Working data →
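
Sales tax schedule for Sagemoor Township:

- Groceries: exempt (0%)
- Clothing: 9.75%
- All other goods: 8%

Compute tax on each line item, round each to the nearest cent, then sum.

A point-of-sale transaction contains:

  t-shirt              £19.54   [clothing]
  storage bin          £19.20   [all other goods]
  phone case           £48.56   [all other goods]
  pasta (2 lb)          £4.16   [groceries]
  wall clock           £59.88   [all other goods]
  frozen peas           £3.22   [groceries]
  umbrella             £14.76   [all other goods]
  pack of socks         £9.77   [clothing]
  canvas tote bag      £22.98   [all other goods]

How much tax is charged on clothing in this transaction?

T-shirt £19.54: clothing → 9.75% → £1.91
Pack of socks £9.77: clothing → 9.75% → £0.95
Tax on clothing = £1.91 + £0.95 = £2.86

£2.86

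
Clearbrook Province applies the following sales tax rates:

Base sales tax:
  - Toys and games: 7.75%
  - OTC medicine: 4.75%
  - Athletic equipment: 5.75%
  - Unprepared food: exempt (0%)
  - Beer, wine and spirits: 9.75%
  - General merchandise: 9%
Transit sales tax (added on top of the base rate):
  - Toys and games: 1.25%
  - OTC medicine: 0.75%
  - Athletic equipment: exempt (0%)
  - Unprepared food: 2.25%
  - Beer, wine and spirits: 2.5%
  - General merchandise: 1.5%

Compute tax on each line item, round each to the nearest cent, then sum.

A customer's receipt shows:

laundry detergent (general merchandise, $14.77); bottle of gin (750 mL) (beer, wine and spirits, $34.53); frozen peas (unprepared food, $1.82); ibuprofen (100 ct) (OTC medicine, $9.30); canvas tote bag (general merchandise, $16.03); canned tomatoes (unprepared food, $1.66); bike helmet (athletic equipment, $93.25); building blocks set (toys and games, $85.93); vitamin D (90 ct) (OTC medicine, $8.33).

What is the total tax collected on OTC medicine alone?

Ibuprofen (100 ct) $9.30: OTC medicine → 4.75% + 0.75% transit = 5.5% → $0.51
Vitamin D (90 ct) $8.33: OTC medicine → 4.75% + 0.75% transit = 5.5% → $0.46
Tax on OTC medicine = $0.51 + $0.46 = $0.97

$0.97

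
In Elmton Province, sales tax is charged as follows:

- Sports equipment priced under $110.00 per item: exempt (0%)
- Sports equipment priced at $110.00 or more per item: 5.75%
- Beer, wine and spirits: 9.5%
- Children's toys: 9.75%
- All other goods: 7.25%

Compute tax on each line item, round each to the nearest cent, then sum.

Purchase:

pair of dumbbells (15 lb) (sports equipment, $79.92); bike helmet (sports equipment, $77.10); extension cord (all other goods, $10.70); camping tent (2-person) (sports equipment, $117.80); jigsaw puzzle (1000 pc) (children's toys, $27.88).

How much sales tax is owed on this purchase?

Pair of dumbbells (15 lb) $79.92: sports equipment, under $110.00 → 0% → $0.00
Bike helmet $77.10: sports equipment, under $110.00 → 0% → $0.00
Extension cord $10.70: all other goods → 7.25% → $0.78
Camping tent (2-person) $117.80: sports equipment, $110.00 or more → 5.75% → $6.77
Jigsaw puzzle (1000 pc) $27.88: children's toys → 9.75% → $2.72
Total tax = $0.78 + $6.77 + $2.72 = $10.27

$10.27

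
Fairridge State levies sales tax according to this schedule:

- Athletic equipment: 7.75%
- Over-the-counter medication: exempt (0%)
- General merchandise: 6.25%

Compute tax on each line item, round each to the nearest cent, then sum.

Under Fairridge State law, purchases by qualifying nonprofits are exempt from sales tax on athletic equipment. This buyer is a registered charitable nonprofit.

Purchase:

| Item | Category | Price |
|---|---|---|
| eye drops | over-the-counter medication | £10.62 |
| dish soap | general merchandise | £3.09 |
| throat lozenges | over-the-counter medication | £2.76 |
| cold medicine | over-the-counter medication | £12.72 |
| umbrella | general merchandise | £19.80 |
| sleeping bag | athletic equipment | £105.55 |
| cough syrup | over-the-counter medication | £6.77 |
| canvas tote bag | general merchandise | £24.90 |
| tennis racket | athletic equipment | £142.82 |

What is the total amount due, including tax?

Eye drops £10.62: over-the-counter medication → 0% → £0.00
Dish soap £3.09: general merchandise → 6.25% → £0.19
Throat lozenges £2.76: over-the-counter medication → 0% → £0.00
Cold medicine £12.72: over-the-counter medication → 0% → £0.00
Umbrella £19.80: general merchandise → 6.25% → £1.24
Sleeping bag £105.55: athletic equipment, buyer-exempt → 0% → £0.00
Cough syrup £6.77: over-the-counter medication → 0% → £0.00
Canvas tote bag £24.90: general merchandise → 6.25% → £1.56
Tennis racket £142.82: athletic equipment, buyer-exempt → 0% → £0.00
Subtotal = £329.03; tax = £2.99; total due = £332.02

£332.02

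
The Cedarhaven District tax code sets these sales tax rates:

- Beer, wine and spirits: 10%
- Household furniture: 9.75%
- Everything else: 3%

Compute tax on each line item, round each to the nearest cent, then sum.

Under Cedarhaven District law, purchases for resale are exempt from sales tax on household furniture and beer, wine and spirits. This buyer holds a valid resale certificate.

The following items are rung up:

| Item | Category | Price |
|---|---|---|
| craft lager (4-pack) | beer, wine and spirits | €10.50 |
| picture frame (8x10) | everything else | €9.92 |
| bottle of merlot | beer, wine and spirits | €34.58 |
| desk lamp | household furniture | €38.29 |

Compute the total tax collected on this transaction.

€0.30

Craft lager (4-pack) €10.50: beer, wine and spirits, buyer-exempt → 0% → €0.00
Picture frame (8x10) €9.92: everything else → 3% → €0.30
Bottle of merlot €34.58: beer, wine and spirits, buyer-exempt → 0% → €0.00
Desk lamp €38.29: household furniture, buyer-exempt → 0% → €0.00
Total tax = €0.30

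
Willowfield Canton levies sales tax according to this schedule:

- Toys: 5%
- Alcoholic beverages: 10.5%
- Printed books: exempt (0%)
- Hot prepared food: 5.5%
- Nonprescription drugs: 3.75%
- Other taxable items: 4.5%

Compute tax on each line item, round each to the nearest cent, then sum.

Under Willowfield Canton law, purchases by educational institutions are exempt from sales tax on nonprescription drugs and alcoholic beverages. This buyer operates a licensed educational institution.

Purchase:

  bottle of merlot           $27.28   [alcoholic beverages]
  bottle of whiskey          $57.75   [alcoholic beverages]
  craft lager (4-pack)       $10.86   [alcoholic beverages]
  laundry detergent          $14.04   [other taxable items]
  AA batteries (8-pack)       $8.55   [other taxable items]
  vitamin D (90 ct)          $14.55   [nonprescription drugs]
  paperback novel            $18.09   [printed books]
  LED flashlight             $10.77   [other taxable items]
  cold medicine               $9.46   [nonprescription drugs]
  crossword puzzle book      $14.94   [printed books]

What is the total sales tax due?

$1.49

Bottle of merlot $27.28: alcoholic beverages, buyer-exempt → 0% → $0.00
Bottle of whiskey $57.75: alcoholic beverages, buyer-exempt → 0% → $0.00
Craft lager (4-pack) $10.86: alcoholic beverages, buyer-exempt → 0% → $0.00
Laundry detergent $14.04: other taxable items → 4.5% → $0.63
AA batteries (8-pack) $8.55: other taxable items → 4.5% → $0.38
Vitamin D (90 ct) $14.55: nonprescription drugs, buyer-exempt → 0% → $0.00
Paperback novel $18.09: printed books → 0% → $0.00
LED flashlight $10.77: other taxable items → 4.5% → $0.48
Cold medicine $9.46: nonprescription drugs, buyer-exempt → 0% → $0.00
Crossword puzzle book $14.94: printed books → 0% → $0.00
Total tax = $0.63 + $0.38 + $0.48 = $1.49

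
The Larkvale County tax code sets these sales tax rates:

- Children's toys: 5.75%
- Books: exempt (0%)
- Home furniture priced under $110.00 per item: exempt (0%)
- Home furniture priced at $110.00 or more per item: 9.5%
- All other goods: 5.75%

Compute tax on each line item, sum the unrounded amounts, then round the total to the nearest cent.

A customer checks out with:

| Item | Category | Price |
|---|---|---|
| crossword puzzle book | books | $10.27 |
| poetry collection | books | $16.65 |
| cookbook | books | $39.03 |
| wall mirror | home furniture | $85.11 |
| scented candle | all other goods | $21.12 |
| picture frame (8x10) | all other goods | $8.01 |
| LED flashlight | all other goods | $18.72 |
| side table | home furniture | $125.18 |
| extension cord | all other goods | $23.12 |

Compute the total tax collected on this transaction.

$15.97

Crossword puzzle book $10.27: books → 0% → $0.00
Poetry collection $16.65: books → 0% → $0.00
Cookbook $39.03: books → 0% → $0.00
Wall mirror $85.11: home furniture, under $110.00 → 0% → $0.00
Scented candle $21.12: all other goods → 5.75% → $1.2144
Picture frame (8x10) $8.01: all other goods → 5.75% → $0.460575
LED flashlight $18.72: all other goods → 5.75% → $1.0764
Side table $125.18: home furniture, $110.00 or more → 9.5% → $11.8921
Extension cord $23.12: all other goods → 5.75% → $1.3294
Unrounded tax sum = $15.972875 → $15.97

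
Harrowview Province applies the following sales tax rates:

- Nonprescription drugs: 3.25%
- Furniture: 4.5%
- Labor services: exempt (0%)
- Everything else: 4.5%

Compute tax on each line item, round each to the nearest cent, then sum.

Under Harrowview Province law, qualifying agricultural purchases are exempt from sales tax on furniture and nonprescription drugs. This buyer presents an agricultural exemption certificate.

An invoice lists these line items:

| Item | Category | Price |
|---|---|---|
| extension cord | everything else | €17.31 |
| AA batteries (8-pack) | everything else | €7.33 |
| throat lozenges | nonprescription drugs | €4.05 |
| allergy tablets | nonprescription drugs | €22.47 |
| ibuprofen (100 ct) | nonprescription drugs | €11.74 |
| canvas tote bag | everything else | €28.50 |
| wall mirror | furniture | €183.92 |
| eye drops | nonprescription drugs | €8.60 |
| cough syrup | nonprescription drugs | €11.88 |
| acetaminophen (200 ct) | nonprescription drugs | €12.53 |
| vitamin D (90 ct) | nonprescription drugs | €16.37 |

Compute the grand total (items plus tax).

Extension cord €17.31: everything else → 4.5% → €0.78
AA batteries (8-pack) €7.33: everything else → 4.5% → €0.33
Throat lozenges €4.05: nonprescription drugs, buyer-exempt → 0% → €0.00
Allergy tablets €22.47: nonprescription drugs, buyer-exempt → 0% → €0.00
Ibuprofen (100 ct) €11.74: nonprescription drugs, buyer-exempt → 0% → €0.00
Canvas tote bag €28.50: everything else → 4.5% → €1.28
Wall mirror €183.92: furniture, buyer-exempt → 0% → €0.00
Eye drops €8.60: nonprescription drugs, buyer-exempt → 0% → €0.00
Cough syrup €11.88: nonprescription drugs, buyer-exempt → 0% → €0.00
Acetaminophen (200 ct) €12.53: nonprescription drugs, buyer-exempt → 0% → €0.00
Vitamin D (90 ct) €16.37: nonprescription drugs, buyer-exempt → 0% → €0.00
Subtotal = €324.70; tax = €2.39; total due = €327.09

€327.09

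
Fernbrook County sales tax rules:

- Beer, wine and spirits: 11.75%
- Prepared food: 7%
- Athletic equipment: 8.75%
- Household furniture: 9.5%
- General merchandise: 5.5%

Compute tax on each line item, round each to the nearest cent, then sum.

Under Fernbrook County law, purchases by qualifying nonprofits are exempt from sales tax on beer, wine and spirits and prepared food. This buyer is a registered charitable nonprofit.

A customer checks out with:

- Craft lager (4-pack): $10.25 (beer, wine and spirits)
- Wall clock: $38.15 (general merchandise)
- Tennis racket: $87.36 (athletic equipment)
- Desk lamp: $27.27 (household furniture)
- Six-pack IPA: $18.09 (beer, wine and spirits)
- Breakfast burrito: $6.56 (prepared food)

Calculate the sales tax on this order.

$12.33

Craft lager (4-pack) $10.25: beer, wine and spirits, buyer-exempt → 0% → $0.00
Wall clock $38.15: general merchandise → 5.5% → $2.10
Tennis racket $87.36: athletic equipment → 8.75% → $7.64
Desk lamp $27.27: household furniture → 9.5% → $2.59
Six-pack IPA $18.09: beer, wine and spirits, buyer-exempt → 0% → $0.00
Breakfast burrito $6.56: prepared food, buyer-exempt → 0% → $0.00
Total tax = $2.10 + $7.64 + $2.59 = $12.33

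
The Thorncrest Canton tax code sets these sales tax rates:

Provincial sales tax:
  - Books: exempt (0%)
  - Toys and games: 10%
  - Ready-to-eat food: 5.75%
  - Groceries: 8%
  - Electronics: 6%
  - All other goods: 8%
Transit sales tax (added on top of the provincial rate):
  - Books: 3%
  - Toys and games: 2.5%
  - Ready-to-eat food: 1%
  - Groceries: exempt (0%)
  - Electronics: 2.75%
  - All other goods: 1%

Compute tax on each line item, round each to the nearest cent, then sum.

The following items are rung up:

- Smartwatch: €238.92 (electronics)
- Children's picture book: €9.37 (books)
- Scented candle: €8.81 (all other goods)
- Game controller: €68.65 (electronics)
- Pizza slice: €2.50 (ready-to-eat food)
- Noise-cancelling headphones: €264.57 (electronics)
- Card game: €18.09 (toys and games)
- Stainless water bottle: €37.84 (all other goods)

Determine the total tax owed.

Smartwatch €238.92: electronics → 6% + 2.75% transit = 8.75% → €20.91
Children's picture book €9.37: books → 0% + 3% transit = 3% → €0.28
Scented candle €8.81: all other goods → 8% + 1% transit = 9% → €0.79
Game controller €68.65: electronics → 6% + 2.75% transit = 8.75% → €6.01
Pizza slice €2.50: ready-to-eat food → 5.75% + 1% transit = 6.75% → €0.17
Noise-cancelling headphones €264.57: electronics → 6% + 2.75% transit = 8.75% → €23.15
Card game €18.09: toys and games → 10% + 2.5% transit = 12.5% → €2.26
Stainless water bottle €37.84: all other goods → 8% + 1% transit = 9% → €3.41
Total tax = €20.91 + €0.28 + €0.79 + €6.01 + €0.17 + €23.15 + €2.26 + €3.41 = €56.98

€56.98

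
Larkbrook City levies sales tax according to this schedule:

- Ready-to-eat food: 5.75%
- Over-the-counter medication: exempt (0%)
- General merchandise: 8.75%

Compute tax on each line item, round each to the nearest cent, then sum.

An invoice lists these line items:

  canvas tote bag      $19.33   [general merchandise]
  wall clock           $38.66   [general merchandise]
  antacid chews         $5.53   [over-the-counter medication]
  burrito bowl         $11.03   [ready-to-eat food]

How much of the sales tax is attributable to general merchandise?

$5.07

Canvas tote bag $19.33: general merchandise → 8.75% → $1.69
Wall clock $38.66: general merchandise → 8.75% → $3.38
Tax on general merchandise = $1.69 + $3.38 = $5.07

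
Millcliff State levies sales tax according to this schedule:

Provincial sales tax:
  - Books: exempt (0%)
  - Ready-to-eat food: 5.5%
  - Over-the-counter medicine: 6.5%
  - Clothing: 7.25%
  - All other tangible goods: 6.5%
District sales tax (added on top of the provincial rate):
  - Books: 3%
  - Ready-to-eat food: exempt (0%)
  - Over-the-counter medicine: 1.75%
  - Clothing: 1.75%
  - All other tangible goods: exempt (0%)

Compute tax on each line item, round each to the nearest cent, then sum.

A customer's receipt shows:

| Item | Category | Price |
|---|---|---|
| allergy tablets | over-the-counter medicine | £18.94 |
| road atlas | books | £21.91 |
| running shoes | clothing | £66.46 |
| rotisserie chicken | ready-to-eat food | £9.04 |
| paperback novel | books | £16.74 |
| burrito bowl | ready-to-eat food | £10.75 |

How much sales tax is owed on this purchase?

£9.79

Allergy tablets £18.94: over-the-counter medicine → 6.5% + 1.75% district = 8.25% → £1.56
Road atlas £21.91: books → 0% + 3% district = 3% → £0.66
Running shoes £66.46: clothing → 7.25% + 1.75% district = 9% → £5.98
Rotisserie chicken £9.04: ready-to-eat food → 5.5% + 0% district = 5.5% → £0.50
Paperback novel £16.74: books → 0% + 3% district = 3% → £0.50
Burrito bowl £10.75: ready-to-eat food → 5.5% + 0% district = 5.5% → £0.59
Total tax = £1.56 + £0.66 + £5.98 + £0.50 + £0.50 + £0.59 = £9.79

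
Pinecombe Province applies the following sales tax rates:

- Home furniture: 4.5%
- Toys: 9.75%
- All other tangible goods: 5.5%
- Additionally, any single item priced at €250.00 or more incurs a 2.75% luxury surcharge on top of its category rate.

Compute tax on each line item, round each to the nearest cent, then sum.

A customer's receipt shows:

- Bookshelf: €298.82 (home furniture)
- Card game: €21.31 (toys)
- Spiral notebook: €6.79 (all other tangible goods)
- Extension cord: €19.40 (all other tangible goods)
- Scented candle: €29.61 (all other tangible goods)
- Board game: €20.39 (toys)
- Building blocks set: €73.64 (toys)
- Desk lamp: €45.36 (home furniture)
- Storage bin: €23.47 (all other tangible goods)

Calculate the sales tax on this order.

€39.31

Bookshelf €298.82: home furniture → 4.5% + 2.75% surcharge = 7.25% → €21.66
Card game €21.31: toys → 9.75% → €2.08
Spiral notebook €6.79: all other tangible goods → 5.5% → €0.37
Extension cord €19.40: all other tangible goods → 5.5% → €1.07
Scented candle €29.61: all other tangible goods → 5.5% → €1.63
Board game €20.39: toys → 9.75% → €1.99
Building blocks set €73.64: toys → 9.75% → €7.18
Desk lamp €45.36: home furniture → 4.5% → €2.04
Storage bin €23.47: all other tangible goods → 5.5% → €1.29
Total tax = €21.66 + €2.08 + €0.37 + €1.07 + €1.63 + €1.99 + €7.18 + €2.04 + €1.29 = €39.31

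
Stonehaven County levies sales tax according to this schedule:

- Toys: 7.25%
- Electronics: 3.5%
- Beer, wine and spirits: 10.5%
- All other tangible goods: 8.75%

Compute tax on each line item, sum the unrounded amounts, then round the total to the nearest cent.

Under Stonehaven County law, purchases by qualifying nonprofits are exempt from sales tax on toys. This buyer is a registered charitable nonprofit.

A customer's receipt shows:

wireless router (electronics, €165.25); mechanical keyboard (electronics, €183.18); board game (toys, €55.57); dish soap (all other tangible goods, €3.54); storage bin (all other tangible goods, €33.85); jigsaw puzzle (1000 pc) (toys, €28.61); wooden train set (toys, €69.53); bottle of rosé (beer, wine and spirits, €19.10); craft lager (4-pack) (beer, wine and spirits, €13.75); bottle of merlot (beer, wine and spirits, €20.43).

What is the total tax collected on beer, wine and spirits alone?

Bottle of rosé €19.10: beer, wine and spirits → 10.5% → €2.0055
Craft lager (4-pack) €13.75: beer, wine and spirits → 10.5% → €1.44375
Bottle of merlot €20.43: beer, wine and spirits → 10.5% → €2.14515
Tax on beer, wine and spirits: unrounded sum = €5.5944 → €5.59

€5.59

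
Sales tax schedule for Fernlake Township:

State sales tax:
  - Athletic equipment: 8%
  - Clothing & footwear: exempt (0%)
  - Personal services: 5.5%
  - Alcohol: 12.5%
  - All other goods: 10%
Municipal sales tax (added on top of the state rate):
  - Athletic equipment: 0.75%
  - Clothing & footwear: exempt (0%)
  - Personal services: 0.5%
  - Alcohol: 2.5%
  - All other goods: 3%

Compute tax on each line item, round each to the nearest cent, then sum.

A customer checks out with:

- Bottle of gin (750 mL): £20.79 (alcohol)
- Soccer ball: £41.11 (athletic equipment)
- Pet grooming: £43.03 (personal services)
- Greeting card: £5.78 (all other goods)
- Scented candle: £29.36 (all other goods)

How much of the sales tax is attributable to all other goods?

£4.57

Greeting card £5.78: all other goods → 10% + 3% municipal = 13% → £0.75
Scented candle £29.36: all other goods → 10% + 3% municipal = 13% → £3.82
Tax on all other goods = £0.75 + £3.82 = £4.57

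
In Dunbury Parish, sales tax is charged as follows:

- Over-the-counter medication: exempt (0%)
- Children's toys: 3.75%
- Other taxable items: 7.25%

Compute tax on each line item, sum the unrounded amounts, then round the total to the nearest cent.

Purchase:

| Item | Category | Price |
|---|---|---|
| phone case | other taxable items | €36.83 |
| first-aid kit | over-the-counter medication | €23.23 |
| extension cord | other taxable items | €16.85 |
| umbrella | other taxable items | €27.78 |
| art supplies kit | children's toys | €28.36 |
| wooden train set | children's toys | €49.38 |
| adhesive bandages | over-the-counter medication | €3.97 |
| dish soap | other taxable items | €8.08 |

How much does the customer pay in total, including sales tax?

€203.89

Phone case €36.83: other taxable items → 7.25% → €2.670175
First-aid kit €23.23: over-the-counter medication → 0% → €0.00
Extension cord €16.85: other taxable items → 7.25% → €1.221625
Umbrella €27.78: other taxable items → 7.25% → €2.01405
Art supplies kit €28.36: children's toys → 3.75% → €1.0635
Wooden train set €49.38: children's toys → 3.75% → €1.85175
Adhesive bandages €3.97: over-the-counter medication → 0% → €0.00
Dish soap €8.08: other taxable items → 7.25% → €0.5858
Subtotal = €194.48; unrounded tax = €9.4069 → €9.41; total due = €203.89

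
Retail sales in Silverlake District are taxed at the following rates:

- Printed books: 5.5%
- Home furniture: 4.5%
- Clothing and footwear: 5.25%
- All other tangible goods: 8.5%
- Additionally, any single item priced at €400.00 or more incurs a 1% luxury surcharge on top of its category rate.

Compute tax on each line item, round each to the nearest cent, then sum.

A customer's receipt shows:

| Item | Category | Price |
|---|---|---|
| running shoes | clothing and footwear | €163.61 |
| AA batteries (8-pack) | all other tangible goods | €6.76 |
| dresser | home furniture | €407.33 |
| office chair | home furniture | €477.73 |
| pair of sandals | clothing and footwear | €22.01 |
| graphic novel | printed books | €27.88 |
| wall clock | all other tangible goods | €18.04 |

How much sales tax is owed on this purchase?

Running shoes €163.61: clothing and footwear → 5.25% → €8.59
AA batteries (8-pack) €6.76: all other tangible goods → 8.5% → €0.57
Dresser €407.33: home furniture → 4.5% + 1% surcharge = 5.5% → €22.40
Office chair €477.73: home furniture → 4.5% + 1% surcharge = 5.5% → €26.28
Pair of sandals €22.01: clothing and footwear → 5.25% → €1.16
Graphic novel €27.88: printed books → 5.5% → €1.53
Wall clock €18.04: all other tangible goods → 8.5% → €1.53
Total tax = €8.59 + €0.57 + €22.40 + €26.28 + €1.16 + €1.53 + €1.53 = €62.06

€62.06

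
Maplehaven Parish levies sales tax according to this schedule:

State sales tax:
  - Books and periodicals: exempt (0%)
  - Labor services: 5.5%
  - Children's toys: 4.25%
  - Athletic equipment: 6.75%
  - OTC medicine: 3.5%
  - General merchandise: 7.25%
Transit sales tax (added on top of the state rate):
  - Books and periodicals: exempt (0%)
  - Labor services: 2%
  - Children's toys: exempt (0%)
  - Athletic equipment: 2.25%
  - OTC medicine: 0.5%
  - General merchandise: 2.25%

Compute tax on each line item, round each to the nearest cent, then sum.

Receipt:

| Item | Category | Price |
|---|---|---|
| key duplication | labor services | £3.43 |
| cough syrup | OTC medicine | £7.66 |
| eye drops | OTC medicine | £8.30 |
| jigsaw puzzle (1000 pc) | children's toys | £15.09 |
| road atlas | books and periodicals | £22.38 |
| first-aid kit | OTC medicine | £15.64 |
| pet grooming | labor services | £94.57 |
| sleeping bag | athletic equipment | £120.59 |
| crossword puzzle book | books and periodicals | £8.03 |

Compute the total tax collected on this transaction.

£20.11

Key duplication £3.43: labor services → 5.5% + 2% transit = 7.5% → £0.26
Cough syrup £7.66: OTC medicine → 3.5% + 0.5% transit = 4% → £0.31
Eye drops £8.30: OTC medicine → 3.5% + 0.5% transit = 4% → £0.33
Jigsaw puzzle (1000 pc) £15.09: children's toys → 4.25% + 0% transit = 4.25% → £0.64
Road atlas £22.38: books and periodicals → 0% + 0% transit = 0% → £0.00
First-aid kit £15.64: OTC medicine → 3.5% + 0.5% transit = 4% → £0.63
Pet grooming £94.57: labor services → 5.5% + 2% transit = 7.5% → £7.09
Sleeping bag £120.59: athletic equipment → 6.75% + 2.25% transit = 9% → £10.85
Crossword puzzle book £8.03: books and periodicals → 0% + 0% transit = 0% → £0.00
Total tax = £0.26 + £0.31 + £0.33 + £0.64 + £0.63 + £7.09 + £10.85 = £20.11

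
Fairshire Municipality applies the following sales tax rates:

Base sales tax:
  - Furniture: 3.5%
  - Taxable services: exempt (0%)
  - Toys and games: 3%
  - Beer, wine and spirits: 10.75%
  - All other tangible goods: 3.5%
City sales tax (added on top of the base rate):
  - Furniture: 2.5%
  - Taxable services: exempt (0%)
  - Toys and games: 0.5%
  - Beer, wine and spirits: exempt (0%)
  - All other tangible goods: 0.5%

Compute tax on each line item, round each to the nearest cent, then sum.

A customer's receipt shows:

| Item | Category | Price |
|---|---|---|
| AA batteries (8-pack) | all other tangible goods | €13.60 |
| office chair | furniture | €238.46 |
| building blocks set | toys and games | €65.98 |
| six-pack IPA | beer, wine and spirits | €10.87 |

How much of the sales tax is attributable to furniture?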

Action item → List every line above containing the word "according".

Reply →
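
Fairridge State levies sales tax according to this schedule:
Willowfield Canton levies sales tax according to this schedule:
Larkbrook City levies sales tax according to this schedule:
Millcliff State levies sales tax according to this schedule:
Stonehaven County levies sales tax according to this schedule:
Maplehaven Parish levies sales tax according to this schedule: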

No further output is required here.